→ WORK INSTRUCTIONS
All lines holding the word "cells" should be located in the records and copied.

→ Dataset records
=== Section Start ===

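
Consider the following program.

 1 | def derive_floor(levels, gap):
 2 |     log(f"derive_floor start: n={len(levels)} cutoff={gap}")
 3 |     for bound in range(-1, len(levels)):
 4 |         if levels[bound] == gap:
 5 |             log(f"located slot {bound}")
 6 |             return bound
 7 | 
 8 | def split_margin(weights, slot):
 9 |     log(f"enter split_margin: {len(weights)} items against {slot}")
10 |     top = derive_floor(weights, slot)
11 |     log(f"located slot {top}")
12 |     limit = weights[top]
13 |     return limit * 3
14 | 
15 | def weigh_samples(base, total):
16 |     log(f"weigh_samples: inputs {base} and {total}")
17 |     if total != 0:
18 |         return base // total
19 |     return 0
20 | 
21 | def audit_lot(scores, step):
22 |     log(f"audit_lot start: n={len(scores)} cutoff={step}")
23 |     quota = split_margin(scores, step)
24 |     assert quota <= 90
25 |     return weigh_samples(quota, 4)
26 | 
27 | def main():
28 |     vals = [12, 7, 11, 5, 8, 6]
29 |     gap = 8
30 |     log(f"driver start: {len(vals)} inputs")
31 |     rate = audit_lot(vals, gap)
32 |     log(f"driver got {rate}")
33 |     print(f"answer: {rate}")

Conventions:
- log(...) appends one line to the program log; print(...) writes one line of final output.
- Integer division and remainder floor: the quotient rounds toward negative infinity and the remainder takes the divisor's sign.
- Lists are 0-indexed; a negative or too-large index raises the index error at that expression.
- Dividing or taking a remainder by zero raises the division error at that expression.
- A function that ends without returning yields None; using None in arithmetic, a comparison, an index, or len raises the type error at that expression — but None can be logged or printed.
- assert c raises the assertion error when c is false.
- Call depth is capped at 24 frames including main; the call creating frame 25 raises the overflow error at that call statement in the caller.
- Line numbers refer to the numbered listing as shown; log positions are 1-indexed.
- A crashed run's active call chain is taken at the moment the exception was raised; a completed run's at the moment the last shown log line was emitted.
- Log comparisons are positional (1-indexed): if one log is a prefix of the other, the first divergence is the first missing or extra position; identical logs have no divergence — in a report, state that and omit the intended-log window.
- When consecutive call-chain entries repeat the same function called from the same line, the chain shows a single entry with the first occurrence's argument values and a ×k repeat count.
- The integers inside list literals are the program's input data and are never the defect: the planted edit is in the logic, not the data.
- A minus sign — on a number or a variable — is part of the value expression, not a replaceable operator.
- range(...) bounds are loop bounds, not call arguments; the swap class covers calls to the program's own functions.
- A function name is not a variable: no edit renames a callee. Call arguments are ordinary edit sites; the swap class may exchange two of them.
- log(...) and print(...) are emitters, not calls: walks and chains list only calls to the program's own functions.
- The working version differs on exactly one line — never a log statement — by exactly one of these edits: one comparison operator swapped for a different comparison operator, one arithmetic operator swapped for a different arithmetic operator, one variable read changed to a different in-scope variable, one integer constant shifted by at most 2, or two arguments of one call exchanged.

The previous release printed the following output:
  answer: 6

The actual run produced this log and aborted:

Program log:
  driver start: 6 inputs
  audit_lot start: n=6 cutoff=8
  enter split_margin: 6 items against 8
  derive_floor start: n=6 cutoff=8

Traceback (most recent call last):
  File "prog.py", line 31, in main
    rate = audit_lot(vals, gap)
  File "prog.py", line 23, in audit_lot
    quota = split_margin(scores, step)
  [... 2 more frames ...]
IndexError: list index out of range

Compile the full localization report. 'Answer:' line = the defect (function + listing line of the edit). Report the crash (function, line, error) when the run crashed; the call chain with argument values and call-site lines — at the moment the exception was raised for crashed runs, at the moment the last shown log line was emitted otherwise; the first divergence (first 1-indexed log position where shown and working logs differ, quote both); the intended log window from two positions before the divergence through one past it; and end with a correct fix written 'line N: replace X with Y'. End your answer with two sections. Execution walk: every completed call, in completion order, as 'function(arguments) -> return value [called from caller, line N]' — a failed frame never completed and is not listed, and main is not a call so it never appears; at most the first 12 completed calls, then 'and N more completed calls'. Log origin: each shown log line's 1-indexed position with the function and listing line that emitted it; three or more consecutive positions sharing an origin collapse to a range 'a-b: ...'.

Answer: the defect is in derive_floor at line 3.
Core observation: After 4 matching log lines the faulty run goes silent, while the working version continues with 'located slot 4'.
Crash: derive_floor, line 4, IndexError.
Call chain: main -> audit_lot([12, 7, 11, 5, 8, 6], 8) (called at line 31) -> split_margin([12, 7, 11, 5, 8, 6], 8) (called at line 23) -> derive_floor([12, 7, 11, 5, 8, 6], 8) (called at line 10).
First divergence: position 5 — the faulty run's log ends after 4 lines; the working version continues with 'located slot 4'.
Intended log window:
  3: enter split_margin: 6 items against 8
  4: derive_floor start: n=6 cutoff=8
  5: located slot 4
  6: located slot 4
Execution walk:
  (no call completed)
Origin of each log line:
  1 — main, line 30
  2 — audit_lot, line 22
  3 — split_margin, line 9
  4 — derive_floor, line 2
A correct fix: line 3: replace `-1` with `0`.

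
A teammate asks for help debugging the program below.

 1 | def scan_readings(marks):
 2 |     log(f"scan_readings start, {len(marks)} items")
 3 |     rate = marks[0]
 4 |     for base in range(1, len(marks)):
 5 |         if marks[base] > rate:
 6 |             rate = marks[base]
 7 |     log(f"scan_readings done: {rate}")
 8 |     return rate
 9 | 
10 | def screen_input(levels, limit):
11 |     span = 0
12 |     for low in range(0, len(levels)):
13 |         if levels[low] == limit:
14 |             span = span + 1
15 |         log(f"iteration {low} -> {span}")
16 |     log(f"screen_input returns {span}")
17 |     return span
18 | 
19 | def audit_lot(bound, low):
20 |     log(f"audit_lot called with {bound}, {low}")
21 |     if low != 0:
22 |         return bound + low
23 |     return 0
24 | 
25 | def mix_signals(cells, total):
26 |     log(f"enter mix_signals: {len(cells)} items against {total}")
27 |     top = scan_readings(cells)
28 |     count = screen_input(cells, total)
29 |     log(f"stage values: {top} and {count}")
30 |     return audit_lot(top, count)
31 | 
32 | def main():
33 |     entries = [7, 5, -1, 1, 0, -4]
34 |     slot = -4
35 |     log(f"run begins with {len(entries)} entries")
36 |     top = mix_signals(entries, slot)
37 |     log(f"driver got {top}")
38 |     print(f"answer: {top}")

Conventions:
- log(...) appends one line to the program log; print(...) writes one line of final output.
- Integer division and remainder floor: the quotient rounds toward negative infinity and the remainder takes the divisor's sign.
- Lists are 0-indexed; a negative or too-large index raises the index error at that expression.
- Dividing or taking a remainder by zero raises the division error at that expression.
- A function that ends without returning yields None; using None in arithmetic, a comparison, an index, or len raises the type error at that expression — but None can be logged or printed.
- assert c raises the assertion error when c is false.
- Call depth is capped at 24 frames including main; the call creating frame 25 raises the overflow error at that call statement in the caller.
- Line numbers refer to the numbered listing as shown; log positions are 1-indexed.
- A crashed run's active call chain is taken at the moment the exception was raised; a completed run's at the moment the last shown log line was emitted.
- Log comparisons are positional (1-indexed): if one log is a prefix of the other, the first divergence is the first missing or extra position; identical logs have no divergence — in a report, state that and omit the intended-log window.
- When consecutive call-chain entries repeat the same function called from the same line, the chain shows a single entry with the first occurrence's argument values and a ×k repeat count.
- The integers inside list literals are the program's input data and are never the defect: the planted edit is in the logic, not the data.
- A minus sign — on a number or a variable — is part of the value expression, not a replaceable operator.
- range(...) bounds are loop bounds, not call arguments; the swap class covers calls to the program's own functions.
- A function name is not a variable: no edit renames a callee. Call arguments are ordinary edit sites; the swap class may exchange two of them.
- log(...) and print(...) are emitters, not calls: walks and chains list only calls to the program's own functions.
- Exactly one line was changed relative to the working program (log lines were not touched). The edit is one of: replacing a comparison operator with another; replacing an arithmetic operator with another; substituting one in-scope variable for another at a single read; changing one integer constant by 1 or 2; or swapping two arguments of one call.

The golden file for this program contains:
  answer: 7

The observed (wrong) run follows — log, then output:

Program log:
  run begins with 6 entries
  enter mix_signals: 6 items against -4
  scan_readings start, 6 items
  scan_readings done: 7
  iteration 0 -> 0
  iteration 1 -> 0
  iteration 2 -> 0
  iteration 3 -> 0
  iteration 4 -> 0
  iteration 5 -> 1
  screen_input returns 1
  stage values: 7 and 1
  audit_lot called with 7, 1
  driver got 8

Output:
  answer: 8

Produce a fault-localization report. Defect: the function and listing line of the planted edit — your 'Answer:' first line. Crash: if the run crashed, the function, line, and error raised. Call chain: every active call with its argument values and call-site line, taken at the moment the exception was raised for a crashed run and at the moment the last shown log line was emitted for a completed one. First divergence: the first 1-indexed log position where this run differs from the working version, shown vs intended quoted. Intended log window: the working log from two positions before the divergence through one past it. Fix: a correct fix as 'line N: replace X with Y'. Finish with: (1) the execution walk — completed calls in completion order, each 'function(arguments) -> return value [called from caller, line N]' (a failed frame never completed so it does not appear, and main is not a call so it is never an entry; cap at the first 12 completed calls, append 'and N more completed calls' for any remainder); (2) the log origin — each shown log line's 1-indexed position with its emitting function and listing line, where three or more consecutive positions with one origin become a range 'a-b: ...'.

Answer: the defect is in audit_lot at line 22.
Key observation: Everything matches until log position 14, which reads 'driver got 8' in place of 'driver got 7'.
Call chain: main.
First divergence: position 14; shown 'driver got 8' vs intended 'driver got 7'.
Intended log window:
  12: stage values: 7 and 1
  13: audit_lot called with 7, 1
  14: driver got 7
Execution walk:
  scan_readings([7, 5, -1, 1, 0, -4]) -> 7  [called from mix_signals, line 27]
  screen_input([7, 5, -1, 1, 0, -4], -4) -> 1  [called from mix_signals, line 28]
  audit_lot(7, 1) -> 8  [called from mix_signals, line 30]
  mix_signals([7, 5, -1, 1, 0, -4], -4) -> 8  [called from main, line 36]
Origin of each log line:
  1: from main, line 35
  2: from mix_signals, line 26
  3: from scan_readings, line 2
  4: from scan_readings, line 7
  5-10: from screen_input, line 15
  11: from screen_input, line 16
  12: from mix_signals, line 29
  13: from audit_lot, line 20
  14: from main, line 37
A correct fix: line 22: replace `+` with `//`.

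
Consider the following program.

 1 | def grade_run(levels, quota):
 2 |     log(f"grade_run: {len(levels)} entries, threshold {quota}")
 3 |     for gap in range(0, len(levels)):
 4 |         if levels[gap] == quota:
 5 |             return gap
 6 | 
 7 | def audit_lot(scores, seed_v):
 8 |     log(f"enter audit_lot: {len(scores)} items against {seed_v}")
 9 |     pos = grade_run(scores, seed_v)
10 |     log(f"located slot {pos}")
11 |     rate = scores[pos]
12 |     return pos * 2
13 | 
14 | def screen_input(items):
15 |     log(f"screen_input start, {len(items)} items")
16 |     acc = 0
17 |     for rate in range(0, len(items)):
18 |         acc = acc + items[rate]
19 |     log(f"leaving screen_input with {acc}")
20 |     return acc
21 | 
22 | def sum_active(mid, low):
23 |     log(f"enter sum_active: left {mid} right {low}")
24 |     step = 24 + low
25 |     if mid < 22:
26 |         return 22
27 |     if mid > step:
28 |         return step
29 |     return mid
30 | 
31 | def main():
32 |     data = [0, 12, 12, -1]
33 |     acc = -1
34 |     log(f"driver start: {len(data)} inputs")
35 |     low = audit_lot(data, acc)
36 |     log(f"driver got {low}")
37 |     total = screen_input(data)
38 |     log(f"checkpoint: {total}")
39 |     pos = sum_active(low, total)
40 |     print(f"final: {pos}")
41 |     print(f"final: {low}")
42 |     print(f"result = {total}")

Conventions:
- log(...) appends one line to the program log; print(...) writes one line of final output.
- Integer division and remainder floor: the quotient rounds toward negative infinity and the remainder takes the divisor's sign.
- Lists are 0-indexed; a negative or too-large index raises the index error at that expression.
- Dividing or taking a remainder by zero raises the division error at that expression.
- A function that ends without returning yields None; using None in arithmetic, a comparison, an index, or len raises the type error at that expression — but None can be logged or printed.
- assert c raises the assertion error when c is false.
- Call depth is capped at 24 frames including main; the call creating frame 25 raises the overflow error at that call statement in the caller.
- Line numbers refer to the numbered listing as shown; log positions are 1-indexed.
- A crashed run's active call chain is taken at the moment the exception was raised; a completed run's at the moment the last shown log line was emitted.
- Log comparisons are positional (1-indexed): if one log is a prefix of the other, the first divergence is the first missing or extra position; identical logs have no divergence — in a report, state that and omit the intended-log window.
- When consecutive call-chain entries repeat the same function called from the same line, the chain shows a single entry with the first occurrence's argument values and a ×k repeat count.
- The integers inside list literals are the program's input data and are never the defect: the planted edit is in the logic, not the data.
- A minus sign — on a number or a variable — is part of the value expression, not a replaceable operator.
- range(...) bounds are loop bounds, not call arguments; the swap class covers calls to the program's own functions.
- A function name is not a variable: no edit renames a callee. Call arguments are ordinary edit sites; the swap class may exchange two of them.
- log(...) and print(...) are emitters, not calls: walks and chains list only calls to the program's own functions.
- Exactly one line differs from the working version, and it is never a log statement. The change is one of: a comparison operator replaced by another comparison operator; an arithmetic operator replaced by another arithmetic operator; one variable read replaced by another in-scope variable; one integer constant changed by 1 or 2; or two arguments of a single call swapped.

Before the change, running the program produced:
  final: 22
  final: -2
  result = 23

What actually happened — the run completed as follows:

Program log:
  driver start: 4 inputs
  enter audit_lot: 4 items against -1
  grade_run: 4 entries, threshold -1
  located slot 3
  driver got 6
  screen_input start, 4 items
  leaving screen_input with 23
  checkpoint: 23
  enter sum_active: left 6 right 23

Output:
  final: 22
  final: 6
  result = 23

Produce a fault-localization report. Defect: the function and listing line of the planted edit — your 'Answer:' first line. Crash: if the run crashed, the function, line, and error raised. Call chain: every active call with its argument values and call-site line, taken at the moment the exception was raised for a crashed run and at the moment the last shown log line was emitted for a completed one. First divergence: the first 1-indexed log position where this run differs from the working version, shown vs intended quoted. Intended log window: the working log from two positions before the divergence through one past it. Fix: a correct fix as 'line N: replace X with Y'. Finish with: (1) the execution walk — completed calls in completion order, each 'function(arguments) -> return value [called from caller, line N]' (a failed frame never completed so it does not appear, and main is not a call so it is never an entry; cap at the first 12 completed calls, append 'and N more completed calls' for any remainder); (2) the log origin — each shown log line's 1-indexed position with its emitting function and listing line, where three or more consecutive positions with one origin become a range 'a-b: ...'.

Answer: the defect is in audit_lot at line 12.
Core observation: Position 5 is the first bad log line: 'driver got 6' should read 'driver got -2'.
Call chain: main -> sum_active(6, 23) (called at line 39).
First divergence: position 5 — the shown line 'driver got 6' should read 'driver got -2'.
Intended log window:
  3: grade_run: 4 entries, threshold -1
  4: located slot 3
  5: driver got -2
  6: screen_input start, 4 items
Execution walk:
  grade_run([0, 12, 12, -1], -1) -> 3  [called from audit_lot, line 9]
  audit_lot([0, 12, 12, -1], -1) -> 6  [called from main, line 35]
  screen_input([0, 12, 12, -1]) -> 23  [called from main, line 37]
  sum_active(6, 23) -> 22  [called from main, line 39]
Log origins:
  1: logged in main at line 34
  2: logged in audit_lot at line 8
  3: logged in grade_run at line 2
  4: logged in audit_lot at line 10
  5: logged in main at line 36
  6: logged in screen_input at line 15
  7: logged in screen_input at line 19
  8: logged in main at line 38
  9: logged in sum_active at line 23
A correct fix: line 12: replace `pos` with `rate`.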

=== Section End ===

→ REPLY
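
25 | def mix_signals(cells, total):
26 |     log(f"enter mix_signals: {len(cells)} items against {total}")
27 |     top = scan_readings(cells)
28 |     count = screen_input(cells, total)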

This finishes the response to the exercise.